Start of Input data

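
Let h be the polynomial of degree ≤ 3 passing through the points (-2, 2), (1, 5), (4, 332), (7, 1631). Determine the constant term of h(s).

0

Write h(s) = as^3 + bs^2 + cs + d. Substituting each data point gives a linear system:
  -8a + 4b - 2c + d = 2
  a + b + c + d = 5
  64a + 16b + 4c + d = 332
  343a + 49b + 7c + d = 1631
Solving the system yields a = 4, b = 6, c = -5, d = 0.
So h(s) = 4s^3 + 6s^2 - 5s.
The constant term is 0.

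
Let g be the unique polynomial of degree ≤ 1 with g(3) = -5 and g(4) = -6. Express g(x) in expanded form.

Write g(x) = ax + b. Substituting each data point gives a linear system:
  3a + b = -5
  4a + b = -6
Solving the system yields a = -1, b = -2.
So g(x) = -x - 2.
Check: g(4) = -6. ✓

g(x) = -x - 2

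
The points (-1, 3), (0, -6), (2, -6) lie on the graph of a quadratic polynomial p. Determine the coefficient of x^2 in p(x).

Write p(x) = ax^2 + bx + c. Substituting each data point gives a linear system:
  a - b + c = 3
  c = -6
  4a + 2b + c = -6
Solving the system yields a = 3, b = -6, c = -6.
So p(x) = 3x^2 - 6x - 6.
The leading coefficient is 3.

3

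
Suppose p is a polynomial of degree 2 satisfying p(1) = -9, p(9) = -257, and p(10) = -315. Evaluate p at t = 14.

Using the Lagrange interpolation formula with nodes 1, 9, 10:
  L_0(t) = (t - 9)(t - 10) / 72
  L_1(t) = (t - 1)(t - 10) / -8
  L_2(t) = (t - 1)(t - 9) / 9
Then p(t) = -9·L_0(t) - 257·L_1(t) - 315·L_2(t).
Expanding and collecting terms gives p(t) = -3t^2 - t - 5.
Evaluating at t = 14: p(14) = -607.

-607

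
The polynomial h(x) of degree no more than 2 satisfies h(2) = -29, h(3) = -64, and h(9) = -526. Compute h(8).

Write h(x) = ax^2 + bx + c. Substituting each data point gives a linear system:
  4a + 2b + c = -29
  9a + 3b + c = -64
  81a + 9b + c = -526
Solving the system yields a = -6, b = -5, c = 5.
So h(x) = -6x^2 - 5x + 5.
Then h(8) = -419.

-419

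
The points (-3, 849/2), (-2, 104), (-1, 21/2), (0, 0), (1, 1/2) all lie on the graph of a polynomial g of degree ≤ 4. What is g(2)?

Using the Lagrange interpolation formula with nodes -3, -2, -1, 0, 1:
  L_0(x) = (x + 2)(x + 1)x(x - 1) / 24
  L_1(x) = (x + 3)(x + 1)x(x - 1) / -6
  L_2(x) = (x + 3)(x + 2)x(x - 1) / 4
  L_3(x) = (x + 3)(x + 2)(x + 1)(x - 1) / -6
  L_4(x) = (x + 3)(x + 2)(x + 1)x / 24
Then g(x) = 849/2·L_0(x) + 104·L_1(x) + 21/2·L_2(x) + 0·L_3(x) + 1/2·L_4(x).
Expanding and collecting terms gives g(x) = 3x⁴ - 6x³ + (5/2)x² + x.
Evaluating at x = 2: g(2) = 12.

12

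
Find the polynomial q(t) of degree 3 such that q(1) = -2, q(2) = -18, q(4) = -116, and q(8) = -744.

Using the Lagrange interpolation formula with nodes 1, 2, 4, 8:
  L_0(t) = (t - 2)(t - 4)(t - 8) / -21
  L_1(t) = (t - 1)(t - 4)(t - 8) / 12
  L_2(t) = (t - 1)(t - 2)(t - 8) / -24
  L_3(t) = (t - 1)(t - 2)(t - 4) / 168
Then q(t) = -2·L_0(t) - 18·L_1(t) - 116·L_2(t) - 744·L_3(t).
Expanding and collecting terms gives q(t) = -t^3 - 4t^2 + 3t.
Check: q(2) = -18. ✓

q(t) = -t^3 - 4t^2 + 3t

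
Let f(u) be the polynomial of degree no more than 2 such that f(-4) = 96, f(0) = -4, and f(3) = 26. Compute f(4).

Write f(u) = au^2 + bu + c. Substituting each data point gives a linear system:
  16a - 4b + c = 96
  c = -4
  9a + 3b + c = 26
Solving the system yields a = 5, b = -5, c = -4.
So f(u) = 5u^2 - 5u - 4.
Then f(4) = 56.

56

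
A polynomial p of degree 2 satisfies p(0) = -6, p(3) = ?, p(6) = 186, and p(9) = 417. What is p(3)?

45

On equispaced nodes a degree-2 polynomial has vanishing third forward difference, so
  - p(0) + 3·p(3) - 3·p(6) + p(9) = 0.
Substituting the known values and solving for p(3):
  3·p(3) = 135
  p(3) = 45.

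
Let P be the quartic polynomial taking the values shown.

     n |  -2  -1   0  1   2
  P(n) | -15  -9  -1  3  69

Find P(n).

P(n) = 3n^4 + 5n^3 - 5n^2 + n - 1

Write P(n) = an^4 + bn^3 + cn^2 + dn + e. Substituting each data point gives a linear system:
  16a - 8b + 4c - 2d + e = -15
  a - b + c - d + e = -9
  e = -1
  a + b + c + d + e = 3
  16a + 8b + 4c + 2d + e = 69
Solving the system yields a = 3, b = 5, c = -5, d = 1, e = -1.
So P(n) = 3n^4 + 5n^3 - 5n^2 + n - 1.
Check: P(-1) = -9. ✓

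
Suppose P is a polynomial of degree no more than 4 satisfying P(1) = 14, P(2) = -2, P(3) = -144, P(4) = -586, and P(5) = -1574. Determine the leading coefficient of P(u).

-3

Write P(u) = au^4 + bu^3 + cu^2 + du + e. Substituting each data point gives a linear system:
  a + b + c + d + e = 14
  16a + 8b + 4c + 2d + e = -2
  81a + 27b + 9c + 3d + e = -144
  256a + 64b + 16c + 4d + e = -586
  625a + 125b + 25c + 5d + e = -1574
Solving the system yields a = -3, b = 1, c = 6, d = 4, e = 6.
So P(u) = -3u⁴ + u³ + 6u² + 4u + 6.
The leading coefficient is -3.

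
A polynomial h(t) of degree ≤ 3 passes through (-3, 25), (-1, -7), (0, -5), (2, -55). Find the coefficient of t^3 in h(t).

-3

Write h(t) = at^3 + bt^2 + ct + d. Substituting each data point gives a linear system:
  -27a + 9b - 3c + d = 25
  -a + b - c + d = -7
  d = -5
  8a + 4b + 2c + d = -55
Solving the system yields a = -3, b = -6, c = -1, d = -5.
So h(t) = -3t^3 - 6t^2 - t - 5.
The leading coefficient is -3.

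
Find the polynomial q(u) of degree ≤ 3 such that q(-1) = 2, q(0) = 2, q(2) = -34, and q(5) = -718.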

End of Input data
Start of Input data

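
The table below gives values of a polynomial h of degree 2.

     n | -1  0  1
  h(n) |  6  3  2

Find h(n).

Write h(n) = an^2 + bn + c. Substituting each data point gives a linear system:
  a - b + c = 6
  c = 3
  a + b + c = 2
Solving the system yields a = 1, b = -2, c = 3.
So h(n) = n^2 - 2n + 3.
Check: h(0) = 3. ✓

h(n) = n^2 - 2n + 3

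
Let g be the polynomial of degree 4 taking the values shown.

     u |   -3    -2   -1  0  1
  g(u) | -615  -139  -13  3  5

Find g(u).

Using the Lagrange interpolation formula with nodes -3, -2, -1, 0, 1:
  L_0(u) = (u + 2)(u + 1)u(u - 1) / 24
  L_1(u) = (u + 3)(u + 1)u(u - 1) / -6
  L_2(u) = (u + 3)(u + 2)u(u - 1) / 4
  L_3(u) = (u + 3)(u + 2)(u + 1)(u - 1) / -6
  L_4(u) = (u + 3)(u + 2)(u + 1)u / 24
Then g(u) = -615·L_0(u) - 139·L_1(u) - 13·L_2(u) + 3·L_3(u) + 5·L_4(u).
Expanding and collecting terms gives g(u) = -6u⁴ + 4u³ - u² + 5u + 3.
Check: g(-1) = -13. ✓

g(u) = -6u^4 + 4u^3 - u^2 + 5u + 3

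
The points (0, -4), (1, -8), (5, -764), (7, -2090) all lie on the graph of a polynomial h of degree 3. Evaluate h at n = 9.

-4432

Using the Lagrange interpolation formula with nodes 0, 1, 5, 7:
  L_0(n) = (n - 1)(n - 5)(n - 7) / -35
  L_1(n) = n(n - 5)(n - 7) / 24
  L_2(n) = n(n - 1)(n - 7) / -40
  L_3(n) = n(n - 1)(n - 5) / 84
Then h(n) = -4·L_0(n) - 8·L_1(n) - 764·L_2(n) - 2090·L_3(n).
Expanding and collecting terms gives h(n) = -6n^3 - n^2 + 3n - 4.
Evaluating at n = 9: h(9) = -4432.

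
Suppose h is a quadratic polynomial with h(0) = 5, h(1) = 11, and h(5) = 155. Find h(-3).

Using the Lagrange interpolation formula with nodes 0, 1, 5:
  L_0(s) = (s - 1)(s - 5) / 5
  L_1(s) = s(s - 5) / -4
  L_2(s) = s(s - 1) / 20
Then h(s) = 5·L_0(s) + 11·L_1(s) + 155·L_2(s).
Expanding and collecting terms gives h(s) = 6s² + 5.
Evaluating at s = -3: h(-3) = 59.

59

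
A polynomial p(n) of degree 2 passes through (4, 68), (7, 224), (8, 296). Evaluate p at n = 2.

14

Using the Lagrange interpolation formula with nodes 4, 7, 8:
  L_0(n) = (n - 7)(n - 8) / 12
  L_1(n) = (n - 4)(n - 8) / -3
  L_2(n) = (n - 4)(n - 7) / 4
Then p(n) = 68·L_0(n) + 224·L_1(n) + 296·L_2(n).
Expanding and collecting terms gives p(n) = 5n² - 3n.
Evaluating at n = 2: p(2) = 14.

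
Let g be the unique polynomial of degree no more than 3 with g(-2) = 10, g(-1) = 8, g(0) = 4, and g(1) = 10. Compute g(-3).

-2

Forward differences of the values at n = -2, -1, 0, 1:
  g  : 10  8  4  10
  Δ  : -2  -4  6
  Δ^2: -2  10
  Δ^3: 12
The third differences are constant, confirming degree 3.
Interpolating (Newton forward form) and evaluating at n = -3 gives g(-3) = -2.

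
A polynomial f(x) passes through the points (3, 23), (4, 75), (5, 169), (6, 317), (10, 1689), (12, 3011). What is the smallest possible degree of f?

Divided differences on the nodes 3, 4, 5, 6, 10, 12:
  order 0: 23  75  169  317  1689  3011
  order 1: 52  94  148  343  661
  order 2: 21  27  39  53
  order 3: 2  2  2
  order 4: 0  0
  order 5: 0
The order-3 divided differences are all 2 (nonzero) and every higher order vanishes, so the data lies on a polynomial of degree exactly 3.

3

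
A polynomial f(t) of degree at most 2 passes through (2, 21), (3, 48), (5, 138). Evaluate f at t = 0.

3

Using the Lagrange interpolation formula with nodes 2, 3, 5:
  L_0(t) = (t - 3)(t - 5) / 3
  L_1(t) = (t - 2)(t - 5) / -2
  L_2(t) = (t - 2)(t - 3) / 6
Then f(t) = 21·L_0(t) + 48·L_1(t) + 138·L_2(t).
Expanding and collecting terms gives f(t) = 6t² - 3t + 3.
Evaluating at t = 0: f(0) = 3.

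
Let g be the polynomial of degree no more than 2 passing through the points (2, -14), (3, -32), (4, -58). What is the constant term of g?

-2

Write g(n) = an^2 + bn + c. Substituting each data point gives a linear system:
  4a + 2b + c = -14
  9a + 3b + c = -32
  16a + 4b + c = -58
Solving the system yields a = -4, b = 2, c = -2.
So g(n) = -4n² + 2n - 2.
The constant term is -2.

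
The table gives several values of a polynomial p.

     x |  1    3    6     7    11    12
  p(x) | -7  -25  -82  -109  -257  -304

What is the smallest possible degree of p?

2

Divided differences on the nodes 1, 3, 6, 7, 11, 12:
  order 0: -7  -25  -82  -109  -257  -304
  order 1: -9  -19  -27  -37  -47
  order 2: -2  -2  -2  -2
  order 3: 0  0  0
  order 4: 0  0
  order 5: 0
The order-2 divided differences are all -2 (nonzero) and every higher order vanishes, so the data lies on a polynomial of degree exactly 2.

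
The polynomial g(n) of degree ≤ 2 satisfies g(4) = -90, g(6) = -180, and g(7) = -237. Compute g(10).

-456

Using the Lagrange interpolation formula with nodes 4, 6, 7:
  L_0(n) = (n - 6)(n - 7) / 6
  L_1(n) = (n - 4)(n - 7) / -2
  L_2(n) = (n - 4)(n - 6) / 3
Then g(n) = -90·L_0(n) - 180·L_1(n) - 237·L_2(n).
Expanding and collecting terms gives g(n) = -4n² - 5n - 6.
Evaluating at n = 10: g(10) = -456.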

End of Input data

▸ What to produce: Each line in which the string "shown" is found must be copied from the data.

▸ Answer for the task:
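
Let P be the quartic polynomial taking the values shown.
Let g be the polynomial of degree 4 taking the values shown.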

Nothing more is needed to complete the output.